WORK INSTRUCTIONS: Every single entry that follows must be copied exactly.

RECORDS FOR PROCESSING:
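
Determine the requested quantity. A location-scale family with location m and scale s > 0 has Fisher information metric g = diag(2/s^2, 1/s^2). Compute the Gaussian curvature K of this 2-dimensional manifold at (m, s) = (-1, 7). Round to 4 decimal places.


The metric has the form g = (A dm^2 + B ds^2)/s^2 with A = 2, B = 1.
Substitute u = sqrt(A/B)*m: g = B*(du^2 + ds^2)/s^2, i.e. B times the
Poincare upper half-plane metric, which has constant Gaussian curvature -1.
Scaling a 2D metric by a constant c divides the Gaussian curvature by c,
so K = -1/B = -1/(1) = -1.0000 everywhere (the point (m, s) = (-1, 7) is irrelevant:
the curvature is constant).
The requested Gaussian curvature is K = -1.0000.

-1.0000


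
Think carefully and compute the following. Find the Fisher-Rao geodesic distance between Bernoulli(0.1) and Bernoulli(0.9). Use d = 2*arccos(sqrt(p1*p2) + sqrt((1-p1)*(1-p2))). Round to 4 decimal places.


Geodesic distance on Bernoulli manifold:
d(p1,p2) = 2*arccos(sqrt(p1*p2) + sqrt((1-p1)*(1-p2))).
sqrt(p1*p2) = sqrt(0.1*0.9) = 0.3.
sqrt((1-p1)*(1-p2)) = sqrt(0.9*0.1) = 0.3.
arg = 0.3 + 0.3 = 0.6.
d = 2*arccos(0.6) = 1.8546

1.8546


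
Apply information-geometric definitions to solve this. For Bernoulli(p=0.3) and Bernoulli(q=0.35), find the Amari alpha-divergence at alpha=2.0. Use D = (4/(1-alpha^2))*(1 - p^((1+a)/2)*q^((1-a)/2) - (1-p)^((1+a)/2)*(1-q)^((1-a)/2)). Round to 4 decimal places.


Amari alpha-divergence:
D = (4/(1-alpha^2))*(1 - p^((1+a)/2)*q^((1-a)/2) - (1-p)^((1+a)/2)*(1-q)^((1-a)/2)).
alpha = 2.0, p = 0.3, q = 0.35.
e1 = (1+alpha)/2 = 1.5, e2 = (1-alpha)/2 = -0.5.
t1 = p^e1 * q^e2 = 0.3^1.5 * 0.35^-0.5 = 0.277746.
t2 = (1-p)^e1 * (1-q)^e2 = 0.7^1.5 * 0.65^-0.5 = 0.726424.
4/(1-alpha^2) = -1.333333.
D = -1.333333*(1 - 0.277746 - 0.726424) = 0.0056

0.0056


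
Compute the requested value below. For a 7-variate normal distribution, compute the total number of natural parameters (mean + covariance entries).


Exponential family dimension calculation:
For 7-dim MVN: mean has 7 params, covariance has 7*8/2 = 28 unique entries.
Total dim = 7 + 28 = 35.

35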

EXERCISE OUTPUT:
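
Determine the requested quantity. A location-scale family with location m and scale s > 0 has Fisher information metric g = diag(2/s^2, 1/s^2). Compute the Gaussian curvature K of this 2-dimensional manifold at (m, s) = (-1, 7). Round to 4 decimal places.


The metric has the form g = (A dm^2 + B ds^2)/s^2 with A = 2, B = 1.
Substitute u = sqrt(A/B)*m: g = B*(du^2 + ds^2)/s^2, i.e. B times the
Poincare upper half-plane metric, which has constant Gaussian curvature -1.
Scaling a 2D metric by a constant c divides the Gaussian curvature by c,
so K = -1/B = -1/(1) = -1.0000 everywhere (the point (m, s) = (-1, 7) is irrelevant:
the curvature is constant).
The requested Gaussian curvature is K = -1.0000.

-1.0000


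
Think carefully and compute the following. Find the Fisher-Rao geodesic distance between Bernoulli(0.1) and Bernoulli(0.9). Use d = 2*arccos(sqrt(p1*p2) + sqrt((1-p1)*(1-p2))). Round to 4 decimal places.


Geodesic distance on Bernoulli manifold:
d(p1,p2) = 2*arccos(sqrt(p1*p2) + sqrt((1-p1)*(1-p2))).
sqrt(p1*p2) = sqrt(0.1*0.9) = 0.3.
sqrt((1-p1)*(1-p2)) = sqrt(0.9*0.1) = 0.3.
arg = 0.3 + 0.3 = 0.6.
d = 2*arccos(0.6) = 1.8546

1.8546


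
Apply information-geometric definitions to solve this. For Bernoulli(p=0.3) and Bernoulli(q=0.35), find the Amari alpha-divergence at alpha=2.0. Use D = (4/(1-alpha^2))*(1 - p^((1+a)/2)*q^((1-a)/2) - (1-p)^((1+a)/2)*(1-q)^((1-a)/2)). Round to 4 decimal places.


Amari alpha-divergence:
D = (4/(1-alpha^2))*(1 - p^((1+a)/2)*q^((1-a)/2) - (1-p)^((1+a)/2)*(1-q)^((1-a)/2)).
alpha = 2.0, p = 0.3, q = 0.35.
e1 = (1+alpha)/2 = 1.5, e2 = (1-alpha)/2 = -0.5.
t1 = p^e1 * q^e2 = 0.3^1.5 * 0.35^-0.5 = 0.277746.
t2 = (1-p)^e1 * (1-q)^e2 = 0.7^1.5 * 0.65^-0.5 = 0.726424.
4/(1-alpha^2) = -1.333333.
D = -1.333333*(1 - 0.277746 - 0.726424) = 0.0056

0.0056


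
Compute the requested value below. For a 7-variate normal distribution, compute the total number of natural parameters (mean + covariance entries).


Exponential family dimension calculation:
For 7-dim MVN: mean has 7 params, covariance has 7*8/2 = 28 unique entries.
Total dim = 7 + 28 = 35.

35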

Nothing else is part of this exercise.